**PROBLEM TO WORK ON**. Of all the lines in the entries, how many carry the word "affine"? The reply is that number and no more.

(Collected data)
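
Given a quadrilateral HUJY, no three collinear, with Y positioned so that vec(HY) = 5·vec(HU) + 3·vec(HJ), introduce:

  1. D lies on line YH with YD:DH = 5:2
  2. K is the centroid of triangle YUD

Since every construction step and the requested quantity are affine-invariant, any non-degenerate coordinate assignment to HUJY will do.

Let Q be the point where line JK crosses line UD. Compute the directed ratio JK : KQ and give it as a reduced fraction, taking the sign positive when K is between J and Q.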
--
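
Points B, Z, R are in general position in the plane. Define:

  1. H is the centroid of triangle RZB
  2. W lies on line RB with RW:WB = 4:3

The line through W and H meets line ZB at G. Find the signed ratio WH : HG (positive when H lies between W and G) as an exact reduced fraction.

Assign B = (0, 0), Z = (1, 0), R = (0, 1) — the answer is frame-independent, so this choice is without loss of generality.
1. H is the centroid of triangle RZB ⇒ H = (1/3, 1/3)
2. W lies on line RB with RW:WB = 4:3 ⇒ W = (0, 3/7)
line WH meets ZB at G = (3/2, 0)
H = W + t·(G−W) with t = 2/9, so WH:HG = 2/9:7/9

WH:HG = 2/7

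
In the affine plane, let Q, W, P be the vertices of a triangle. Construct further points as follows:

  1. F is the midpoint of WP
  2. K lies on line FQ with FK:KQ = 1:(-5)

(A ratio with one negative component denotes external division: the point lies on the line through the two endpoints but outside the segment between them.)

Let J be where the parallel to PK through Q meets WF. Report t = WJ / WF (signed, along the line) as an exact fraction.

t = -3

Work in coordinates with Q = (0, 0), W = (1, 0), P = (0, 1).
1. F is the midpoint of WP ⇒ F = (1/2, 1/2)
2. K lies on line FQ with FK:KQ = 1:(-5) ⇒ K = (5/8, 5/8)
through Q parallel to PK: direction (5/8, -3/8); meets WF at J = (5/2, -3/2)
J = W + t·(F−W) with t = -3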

**RESPONSE**. 2